#### Records provided:
--- START ---

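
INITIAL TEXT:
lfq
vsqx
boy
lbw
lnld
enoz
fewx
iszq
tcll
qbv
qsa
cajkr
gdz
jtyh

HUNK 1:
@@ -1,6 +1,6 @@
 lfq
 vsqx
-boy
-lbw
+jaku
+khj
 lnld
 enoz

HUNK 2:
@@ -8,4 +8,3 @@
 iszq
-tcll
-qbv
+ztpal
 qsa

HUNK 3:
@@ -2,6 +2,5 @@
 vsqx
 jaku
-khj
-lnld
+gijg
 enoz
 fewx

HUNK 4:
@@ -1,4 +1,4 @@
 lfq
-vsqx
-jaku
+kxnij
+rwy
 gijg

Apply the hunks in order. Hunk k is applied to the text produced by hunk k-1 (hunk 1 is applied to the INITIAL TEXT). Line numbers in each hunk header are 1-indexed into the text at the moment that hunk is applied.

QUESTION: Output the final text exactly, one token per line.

Hunk 1: at line 1 remove [boy,lbw] add [jaku,khj] -> 14 lines: lfq vsqx jaku khj lnld enoz fewx iszq tcll qbv qsa cajkr gdz jtyh
Hunk 2: at line 8 remove [tcll,qbv] add [ztpal] -> 13 lines: lfq vsqx jaku khj lnld enoz fewx iszq ztpal qsa cajkr gdz jtyh
Hunk 3: at line 2 remove [khj,lnld] add [gijg] -> 12 lines: lfq vsqx jaku gijg enoz fewx iszq ztpal qsa cajkr gdz jtyh
Hunk 4: at line 1 remove [vsqx,jaku] add [kxnij,rwy] -> 12 lines: lfq kxnij rwy gijg enoz fewx iszq ztpal qsa cajkr gdz jtyh

Answer: lfq
kxnij
rwy
gijg
enoz
fewx
iszq
ztpal
qsa
cajkr
gdz
jtyh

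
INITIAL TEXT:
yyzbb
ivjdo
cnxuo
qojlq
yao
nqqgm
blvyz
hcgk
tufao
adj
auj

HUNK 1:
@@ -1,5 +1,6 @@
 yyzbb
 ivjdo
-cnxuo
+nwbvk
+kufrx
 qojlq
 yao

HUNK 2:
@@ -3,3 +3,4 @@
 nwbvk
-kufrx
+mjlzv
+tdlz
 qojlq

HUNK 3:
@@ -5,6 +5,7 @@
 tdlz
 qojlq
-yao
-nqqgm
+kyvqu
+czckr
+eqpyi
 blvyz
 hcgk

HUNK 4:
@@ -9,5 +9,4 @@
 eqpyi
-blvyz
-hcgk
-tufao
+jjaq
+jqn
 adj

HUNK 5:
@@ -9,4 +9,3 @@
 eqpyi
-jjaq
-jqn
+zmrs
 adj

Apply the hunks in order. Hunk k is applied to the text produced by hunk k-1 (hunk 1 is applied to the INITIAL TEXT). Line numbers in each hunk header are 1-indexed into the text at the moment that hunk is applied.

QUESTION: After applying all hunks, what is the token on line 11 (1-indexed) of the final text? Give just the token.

Hunk 1: at line 1 remove [cnxuo] add [nwbvk,kufrx] -> 12 lines: yyzbb ivjdo nwbvk kufrx qojlq yao nqqgm blvyz hcgk tufao adj auj
Hunk 2: at line 3 remove [kufrx] add [mjlzv,tdlz] -> 13 lines: yyzbb ivjdo nwbvk mjlzv tdlz qojlq yao nqqgm blvyz hcgk tufao adj auj
Hunk 3: at line 5 remove [yao,nqqgm] add [kyvqu,czckr,eqpyi] -> 14 lines: yyzbb ivjdo nwbvk mjlzv tdlz qojlq kyvqu czckr eqpyi blvyz hcgk tufao adj auj
Hunk 4: at line 9 remove [blvyz,hcgk,tufao] add [jjaq,jqn] -> 13 lines: yyzbb ivjdo nwbvk mjlzv tdlz qojlq kyvqu czckr eqpyi jjaq jqn adj auj
Hunk 5: at line 9 remove [jjaq,jqn] add [zmrs] -> 12 lines: yyzbb ivjdo nwbvk mjlzv tdlz qojlq kyvqu czckr eqpyi zmrs adj auj
Final line 11: adj

Answer: adj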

--- END ---

#### Exercise aim:
Nothing in the records above may be left out when you repeat them exactly.

#### Answer section:
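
INITIAL TEXT:
lfq
vsqx
boy
lbw
lnld
enoz
fewx
iszq
tcll
qbv
qsa
cajkr
gdz
jtyh

HUNK 1:
@@ -1,6 +1,6 @@
 lfq
 vsqx
-boy
-lbw
+jaku
+khj
 lnld
 enoz

HUNK 2:
@@ -8,4 +8,3 @@
 iszq
-tcll
-qbv
+ztpal
 qsa

HUNK 3:
@@ -2,6 +2,5 @@
 vsqx
 jaku
-khj
-lnld
+gijg
 enoz
 fewx

HUNK 4:
@@ -1,4 +1,4 @@
 lfq
-vsqx
-jaku
+kxnij
+rwy
 gijg

Apply the hunks in order. Hunk k is applied to the text produced by hunk k-1 (hunk 1 is applied to the INITIAL TEXT). Line numbers in each hunk header are 1-indexed into the text at the moment that hunk is applied.

QUESTION: Output the final text exactly, one token per line.

Hunk 1: at line 1 remove [boy,lbw] add [jaku,khj] -> 14 lines: lfq vsqx jaku khj lnld enoz fewx iszq tcll qbv qsa cajkr gdz jtyh
Hunk 2: at line 8 remove [tcll,qbv] add [ztpal] -> 13 lines: lfq vsqx jaku khj lnld enoz fewx iszq ztpal qsa cajkr gdz jtyh
Hunk 3: at line 2 remove [khj,lnld] add [gijg] -> 12 lines: lfq vsqx jaku gijg enoz fewx iszq ztpal qsa cajkr gdz jtyh
Hunk 4: at line 1 remove [vsqx,jaku] add [kxnij,rwy] -> 12 lines: lfq kxnij rwy gijg enoz fewx iszq ztpal qsa cajkr gdz jtyh

Answer: lfq
kxnij
rwy
gijg
enoz
fewx
iszq
ztpal
qsa
cajkr
gdz
jtyh

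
INITIAL TEXT:
yyzbb
ivjdo
cnxuo
qojlq
yao
nqqgm
blvyz
hcgk
tufao
adj
auj

HUNK 1:
@@ -1,5 +1,6 @@
 yyzbb
 ivjdo
-cnxuo
+nwbvk
+kufrx
 qojlq
 yao

HUNK 2:
@@ -3,3 +3,4 @@
 nwbvk
-kufrx
+mjlzv
+tdlz
 qojlq

HUNK 3:
@@ -5,6 +5,7 @@
 tdlz
 qojlq
-yao
-nqqgm
+kyvqu
+czckr
+eqpyi
 blvyz
 hcgk

HUNK 4:
@@ -9,5 +9,4 @@
 eqpyi
-blvyz
-hcgk
-tufao
+jjaq
+jqn
 adj

HUNK 5:
@@ -9,4 +9,3 @@
 eqpyi
-jjaq
-jqn
+zmrs
 adj

Apply the hunks in order. Hunk k is applied to the text produced by hunk k-1 (hunk 1 is applied to the INITIAL TEXT). Line numbers in each hunk header are 1-indexed into the text at the moment that hunk is applied.

QUESTION: After applying all hunks, what is the token on line 11 (1-indexed) of the final text? Give just the token.

Hunk 1: at line 1 remove [cnxuo] add [nwbvk,kufrx] -> 12 lines: yyzbb ivjdo nwbvk kufrx qojlq yao nqqgm blvyz hcgk tufao adj auj
Hunk 2: at line 3 remove [kufrx] add [mjlzv,tdlz] -> 13 lines: yyzbb ivjdo nwbvk mjlzv tdlz qojlq yao nqqgm blvyz hcgk tufao adj auj
Hunk 3: at line 5 remove [yao,nqqgm] add [kyvqu,czckr,eqpyi] -> 14 lines: yyzbb ivjdo nwbvk mjlzv tdlz qojlq kyvqu czckr eqpyi blvyz hcgk tufao adj auj
Hunk 4: at line 9 remove [blvyz,hcgk,tufao] add [jjaq,jqn] -> 13 lines: yyzbb ivjdo nwbvk mjlzv tdlz qojlq kyvqu czckr eqpyi jjaq jqn adj auj
Hunk 5: at line 9 remove [jjaq,jqn] add [zmrs] -> 12 lines: yyzbb ivjdo nwbvk mjlzv tdlz qojlq kyvqu czckr eqpyi zmrs adj auj
Final line 11: adj

Answer: adj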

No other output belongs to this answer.